— What the exercise asks —
Restate the following entries exactly, including every line.

— Excerpted data —
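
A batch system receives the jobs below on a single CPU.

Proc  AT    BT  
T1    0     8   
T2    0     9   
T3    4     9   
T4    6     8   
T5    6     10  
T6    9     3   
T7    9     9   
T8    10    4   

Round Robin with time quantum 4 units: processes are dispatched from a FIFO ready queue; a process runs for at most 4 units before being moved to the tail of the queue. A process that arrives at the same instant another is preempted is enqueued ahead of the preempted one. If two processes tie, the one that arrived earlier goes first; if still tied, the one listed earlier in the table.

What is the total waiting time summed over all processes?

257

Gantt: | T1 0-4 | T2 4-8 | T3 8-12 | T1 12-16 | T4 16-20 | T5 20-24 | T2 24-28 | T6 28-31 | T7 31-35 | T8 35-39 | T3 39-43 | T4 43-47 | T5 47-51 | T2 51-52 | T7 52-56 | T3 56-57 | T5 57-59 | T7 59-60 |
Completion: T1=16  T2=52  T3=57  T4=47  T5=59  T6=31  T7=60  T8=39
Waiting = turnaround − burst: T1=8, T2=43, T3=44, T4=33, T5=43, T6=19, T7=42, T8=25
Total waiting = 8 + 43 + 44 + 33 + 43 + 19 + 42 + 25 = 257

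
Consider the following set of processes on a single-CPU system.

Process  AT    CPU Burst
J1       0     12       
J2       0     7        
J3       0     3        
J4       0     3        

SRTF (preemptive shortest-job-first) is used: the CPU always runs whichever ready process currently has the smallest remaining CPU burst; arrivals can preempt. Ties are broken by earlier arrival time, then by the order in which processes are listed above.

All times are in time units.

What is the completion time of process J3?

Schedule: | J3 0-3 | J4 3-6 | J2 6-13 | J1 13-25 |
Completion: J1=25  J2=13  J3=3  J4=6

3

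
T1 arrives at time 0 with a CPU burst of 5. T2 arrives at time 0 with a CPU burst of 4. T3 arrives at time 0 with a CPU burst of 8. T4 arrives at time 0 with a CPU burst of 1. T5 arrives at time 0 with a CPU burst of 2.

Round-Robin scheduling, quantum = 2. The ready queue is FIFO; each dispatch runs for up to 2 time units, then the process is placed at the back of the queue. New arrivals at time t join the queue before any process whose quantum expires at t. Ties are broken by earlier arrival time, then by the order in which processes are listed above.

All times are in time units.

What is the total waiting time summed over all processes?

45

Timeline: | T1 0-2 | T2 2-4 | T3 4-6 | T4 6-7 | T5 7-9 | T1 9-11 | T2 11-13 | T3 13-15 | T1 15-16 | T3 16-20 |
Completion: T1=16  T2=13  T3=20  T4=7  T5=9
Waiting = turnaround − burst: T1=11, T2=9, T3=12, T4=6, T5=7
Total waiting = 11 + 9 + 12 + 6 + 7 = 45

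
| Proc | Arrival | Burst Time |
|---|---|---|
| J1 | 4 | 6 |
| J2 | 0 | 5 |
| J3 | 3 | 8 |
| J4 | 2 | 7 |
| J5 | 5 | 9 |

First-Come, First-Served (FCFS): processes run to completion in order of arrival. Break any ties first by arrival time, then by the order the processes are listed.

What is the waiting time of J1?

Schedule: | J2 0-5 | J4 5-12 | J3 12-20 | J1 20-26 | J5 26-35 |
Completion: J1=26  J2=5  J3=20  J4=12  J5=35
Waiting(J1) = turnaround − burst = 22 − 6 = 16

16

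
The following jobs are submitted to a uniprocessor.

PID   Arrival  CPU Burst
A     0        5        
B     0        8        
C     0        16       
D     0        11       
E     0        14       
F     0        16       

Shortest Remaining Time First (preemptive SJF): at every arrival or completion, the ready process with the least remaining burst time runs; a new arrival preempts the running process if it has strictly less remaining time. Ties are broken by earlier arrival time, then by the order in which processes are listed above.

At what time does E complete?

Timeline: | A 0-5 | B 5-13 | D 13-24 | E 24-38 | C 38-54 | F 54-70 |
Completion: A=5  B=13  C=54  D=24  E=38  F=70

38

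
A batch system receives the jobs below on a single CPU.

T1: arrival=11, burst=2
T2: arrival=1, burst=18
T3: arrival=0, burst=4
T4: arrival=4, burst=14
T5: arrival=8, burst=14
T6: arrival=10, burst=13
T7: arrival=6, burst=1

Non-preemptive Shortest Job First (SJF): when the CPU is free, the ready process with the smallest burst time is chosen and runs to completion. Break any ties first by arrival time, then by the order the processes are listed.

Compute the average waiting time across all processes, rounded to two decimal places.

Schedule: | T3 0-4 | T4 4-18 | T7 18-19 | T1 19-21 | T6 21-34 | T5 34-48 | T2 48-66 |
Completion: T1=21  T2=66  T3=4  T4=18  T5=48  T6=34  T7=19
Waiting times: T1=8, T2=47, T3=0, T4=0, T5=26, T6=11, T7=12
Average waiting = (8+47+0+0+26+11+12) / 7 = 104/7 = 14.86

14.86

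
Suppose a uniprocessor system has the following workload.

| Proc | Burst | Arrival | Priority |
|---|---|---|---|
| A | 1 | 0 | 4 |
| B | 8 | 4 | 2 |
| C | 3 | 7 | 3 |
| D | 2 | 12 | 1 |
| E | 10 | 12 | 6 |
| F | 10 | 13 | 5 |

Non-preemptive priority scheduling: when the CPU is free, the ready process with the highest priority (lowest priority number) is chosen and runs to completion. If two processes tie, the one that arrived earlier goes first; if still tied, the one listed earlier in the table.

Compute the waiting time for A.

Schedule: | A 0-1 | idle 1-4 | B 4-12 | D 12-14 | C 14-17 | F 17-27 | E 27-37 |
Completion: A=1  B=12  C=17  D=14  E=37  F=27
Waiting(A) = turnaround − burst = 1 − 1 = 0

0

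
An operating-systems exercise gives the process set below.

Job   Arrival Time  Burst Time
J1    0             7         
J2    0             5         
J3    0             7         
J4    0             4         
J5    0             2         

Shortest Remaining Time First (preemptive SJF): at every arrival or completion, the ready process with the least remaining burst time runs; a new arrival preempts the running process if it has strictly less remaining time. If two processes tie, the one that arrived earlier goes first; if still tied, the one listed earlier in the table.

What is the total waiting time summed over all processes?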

— Written reply —
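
A batch system receives the jobs below on a single CPU.

Proc  AT    BT  
T1    0     8   
T2    0     9   
T3    4     9   
T4    6     8   
T5    6     10  
T6    9     3   
T7    9     9   
T8    10    4   

Round Robin with time quantum 4 units: processes are dispatched from a FIFO ready queue; a process runs for at most 4 units before being moved to the tail of the queue. A process that arrives at the same instant another is preempted is enqueued ahead of the preempted one. If two processes tie, the one that arrived earlier goes first; if still tied, the one listed earlier in the table.

What is the total waiting time summed over all processes?

257

Gantt: | T1 0-4 | T2 4-8 | T3 8-12 | T1 12-16 | T4 16-20 | T5 20-24 | T2 24-28 | T6 28-31 | T7 31-35 | T8 35-39 | T3 39-43 | T4 43-47 | T5 47-51 | T2 51-52 | T7 52-56 | T3 56-57 | T5 57-59 | T7 59-60 |
Completion: T1=16  T2=52  T3=57  T4=47  T5=59  T6=31  T7=60  T8=39
Waiting = turnaround − burst: T1=8, T2=43, T3=44, T4=33, T5=43, T6=19, T7=42, T8=25
Total waiting = 8 + 43 + 44 + 33 + 43 + 19 + 42 + 25 = 257

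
Consider the following set of processes on a single-CPU system.

Process  AT    CPU Burst
J1       0     12       
J2       0     7        
J3       0     3        
J4       0     3        

SRTF (preemptive shortest-job-first) is used: the CPU always runs whichever ready process currently has the smallest remaining CPU burst; arrivals can preempt. Ties are broken by earlier arrival time, then by the order in which processes are listed above.

All times are in time units.

What is the completion time of process J3?

Schedule: | J3 0-3 | J4 3-6 | J2 6-13 | J1 13-25 |
Completion: J1=25  J2=13  J3=3  J4=6

3

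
T1 arrives at time 0 with a CPU burst of 5. T2 arrives at time 0 with a CPU burst of 4. T3 arrives at time 0 with a CPU burst of 8. T4 arrives at time 0 with a CPU burst of 1. T5 arrives at time 0 with a CPU burst of 2.

Round-Robin scheduling, quantum = 2. The ready queue is FIFO; each dispatch runs for up to 2 time units, then the process is placed at the back of the queue. New arrivals at time t join the queue before any process whose quantum expires at t. Ties are broken by earlier arrival time, then by the order in which processes are listed above.

All times are in time units.

What is the total waiting time summed over all processes?

45

Timeline: | T1 0-2 | T2 2-4 | T3 4-6 | T4 6-7 | T5 7-9 | T1 9-11 | T2 11-13 | T3 13-15 | T1 15-16 | T3 16-20 |
Completion: T1=16  T2=13  T3=20  T4=7  T5=9
Waiting = turnaround − burst: T1=11, T2=9, T3=12, T4=6, T5=7
Total waiting = 11 + 9 + 12 + 6 + 7 = 45

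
| Proc | Arrival | Burst Time |
|---|---|---|
| J1 | 4 | 6 |
| J2 | 0 | 5 |
| J3 | 3 | 8 |
| J4 | 2 | 7 |
| J5 | 5 | 9 |

First-Come, First-Served (FCFS): processes run to completion in order of arrival. Break any ties first by arrival time, then by the order the processes are listed.

What is the waiting time of J1?

Schedule: | J2 0-5 | J4 5-12 | J3 12-20 | J1 20-26 | J5 26-35 |
Completion: J1=26  J2=5  J3=20  J4=12  J5=35
Waiting(J1) = turnaround − burst = 22 − 6 = 16

16

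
The following jobs are submitted to a uniprocessor.

PID   Arrival  CPU Burst
A     0        5        
B     0        8        
C     0        16       
D     0        11       
E     0        14       
F     0        16       

Shortest Remaining Time First (preemptive SJF): at every arrival or completion, the ready process with the least remaining burst time runs; a new arrival preempts the running process if it has strictly less remaining time. Ties are broken by earlier arrival time, then by the order in which processes are listed above.

At what time does E complete?

Timeline: | A 0-5 | B 5-13 | D 13-24 | E 24-38 | C 38-54 | F 54-70 |
Completion: A=5  B=13  C=54  D=24  E=38  F=70

38

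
A batch system receives the jobs below on a single CPU.

T1: arrival=11, burst=2
T2: arrival=1, burst=18
T3: arrival=0, burst=4
T4: arrival=4, burst=14
T5: arrival=8, burst=14
T6: arrival=10, burst=13
T7: arrival=6, burst=1

Non-preemptive Shortest Job First (SJF): when the CPU is free, the ready process with the smallest burst time is chosen and runs to completion. Break any ties first by arrival time, then by the order the processes are listed.

Compute the average waiting time across all processes, rounded to two decimal places.

Schedule: | T3 0-4 | T4 4-18 | T7 18-19 | T1 19-21 | T6 21-34 | T5 34-48 | T2 48-66 |
Completion: T1=21  T2=66  T3=4  T4=18  T5=48  T6=34  T7=19
Waiting times: T1=8, T2=47, T3=0, T4=0, T5=26, T6=11, T7=12
Average waiting = (8+47+0+0+26+11+12) / 7 = 104/7 = 14.86

14.86

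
Suppose a uniprocessor system has the following workload.

| Proc | Burst | Arrival | Priority |
|---|---|---|---|
| A | 1 | 0 | 4 |
| B | 8 | 4 | 2 |
| C | 3 | 7 | 3 |
| D | 2 | 12 | 1 |
| E | 10 | 12 | 6 |
| F | 10 | 13 | 5 |

Non-preemptive priority scheduling: when the CPU is free, the ready process with the highest priority (lowest priority number) is chosen and runs to completion. If two processes tie, the one that arrived earlier goes first; if still tied, the one listed earlier in the table.

Compute the waiting time for A.

Schedule: | A 0-1 | idle 1-4 | B 4-12 | D 12-14 | C 14-17 | F 17-27 | E 27-37 |
Completion: A=1  B=12  C=17  D=14  E=37  F=27
Waiting(A) = turnaround − burst = 1 − 1 = 0

0

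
An operating-systems exercise gives the process set below.

Job   Arrival Time  Burst Time
J1    0             7         
J2    0             5         
J3    0             7         
J4    0             4         
J5    0             2         

Shortest Remaining Time First (preemptive SJF): at every arrival or completion, the ready process with the least remaining burst time runs; a new arrival preempts the running process if it has strictly less remaining time. If two processes tie, the one that arrived earlier goes first; if still tied, the one listed earlier in the table.

What is the total waiting time summed over all processes?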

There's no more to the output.